▶ Work item
Each line shown below should be copied exactly.

▶ Stored items
******

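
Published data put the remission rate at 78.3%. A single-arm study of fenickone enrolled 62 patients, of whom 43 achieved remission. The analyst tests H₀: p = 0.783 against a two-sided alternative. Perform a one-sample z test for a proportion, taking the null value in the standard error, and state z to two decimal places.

p̂ = 43/62 = 0.6935.
Standard error under H₀: √(0.783×0.217/62) = 0.0523.
z = (0.6935 − 0.783)/0.0523 = -0.0895/0.0523 = -1.71.
p-value = 2·P(Z > 1.709) ≈ 0.0875.

z = -1.71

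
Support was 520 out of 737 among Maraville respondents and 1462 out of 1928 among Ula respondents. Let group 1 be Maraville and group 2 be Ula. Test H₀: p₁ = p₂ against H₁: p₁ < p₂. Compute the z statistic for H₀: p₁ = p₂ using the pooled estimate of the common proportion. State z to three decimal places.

z = -2.789

p̂₁ = 520/737 = 0.70556, p̂₂ = 1462/1928 = 0.75830.
Pooled p̂ = (520+1462)/(737+1928) = 1982/2665 = 0.74371.
SE = √(p̂(1−p̂)(1/n₁+1/n₂)) = √(0.74371·0.25629·0.00187552) = √(0.000357481) = 0.01891.
z = (0.70556 − 0.75830)/0.01891 = -0.05274/0.01891 = -2.789.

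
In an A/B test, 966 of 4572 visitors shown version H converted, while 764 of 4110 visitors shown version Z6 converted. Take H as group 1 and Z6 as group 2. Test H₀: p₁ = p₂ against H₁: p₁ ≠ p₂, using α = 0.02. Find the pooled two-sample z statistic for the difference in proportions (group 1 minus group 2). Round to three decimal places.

z = 2.958

p̂₁ = 966/4572 = 0.211286, p̂₂ = 764/4110 = 0.185888.
Pooled p̂ = (966+764)/(4572+4110) = 1730/8682 = 0.199263.
SE = √(p̂(1−p̂)(1/n₁+1/n₂)) = √(0.199263·0.800737·0.000462032) = √(7.37205e-05) = 0.008586.
z = (0.211286 − 0.185888)/0.008586 = 0.025398/0.008586 = 2.958.
p-value = 2·P(Z > 2.958) ≈ 0.0031, so at α = 0.02 we reject H₀.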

******

▶ Response area
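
Published data put the remission rate at 78.3%. A single-arm study of fenickone enrolled 62 patients, of whom 43 achieved remission. The analyst tests H₀: p = 0.783 against a two-sided alternative. Perform a one-sample z test for a proportion, taking the null value in the standard error, and state z to two decimal places.

p̂ = 43/62 = 0.6935.
Standard error under H₀: √(0.783×0.217/62) = 0.0523.
z = (0.6935 − 0.783)/0.0523 = -0.0895/0.0523 = -1.71.
p-value = 2·P(Z > 1.709) ≈ 0.0875.

z = -1.71

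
Support was 520 out of 737 among Maraville respondents and 1462 out of 1928 among Ula respondents. Let group 1 be Maraville and group 2 be Ula. Test H₀: p₁ = p₂ against H₁: p₁ < p₂. Compute the z statistic for H₀: p₁ = p₂ using the pooled estimate of the common proportion. State z to three decimal places.

z = -2.789

p̂₁ = 520/737 = 0.70556, p̂₂ = 1462/1928 = 0.75830.
Pooled p̂ = (520+1462)/(737+1928) = 1982/2665 = 0.74371.
SE = √(p̂(1−p̂)(1/n₁+1/n₂)) = √(0.74371·0.25629·0.00187552) = √(0.000357481) = 0.01891.
z = (0.70556 − 0.75830)/0.01891 = -0.05274/0.01891 = -2.789.

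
In an A/B test, 966 of 4572 visitors shown version H converted, while 764 of 4110 visitors shown version Z6 converted. Take H as group 1 and Z6 as group 2. Test H₀: p₁ = p₂ against H₁: p₁ ≠ p₂, using α = 0.02. Find the pooled two-sample z statistic for the difference in proportions (group 1 minus group 2). Round to three decimal places.

z = 2.958

p̂₁ = 966/4572 = 0.211286, p̂₂ = 764/4110 = 0.185888.
Pooled p̂ = (966+764)/(4572+4110) = 1730/8682 = 0.199263.
SE = √(p̂(1−p̂)(1/n₁+1/n₂)) = √(0.199263·0.800737·0.000462032) = √(7.37205e-05) = 0.008586.
z = (0.211286 − 0.185888)/0.008586 = 0.025398/0.008586 = 2.958.
p-value = 2·P(Z > 2.958) ≈ 0.0031, so at α = 0.02 we reject H₀.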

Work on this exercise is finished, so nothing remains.